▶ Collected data
········
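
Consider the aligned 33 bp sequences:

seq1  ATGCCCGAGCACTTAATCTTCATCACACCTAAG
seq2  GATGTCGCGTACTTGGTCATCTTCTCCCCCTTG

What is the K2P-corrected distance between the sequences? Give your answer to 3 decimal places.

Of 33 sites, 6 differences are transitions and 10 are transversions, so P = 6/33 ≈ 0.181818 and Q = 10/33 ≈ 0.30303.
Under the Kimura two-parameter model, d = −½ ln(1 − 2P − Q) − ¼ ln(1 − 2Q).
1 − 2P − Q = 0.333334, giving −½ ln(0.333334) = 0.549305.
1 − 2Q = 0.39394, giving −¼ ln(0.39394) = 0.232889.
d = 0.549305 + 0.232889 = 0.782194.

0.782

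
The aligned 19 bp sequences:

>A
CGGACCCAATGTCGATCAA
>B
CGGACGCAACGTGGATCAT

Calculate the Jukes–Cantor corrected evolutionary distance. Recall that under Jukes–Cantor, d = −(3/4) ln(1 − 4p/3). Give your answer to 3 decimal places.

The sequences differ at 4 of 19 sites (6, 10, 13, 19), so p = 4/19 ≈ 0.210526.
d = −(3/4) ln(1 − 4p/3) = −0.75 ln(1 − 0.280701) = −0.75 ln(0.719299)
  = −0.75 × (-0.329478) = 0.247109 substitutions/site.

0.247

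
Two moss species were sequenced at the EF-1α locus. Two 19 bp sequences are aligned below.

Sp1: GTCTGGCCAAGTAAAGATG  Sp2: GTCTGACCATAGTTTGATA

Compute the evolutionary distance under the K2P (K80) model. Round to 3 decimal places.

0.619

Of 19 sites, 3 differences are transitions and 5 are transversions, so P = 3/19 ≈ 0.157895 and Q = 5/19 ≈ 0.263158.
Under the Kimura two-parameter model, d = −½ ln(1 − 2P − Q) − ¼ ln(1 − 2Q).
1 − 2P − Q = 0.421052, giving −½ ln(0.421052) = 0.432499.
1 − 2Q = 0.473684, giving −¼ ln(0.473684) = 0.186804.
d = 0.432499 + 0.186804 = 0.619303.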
········
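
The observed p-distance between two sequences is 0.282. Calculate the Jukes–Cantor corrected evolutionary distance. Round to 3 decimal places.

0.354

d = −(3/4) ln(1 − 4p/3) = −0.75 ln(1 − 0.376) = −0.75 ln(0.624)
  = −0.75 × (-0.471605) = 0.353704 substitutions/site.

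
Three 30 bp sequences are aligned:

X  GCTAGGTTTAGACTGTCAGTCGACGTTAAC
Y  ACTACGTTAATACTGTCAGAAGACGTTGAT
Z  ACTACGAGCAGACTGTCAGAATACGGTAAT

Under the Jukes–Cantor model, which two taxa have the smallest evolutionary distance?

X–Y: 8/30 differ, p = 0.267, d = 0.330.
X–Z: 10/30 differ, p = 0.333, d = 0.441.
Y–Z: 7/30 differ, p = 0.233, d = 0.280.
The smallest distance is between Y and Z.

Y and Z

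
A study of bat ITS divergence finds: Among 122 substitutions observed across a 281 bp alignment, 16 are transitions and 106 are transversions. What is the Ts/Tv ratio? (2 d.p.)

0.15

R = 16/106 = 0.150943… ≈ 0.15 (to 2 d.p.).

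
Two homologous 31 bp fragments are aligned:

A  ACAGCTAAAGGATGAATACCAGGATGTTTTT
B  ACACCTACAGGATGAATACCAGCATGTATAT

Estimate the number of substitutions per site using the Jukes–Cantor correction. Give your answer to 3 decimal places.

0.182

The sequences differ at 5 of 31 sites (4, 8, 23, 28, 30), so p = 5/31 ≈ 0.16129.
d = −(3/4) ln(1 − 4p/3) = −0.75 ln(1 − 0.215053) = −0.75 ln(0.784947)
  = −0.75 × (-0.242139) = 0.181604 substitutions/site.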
········
▶ ASSIGNMENT
Look through the records for the string "aligned". Copy every line that has it.

▶ WRITTEN ANSWER
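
Consider the aligned 33 bp sequences:
The aligned 19 bp sequences:
Two moss species were sequenced at the EF-1α locus. Two 19 bp sequences are aligned below.
Three 30 bp sequences are aligned:
Two homologous 31 bp fragments are aligned: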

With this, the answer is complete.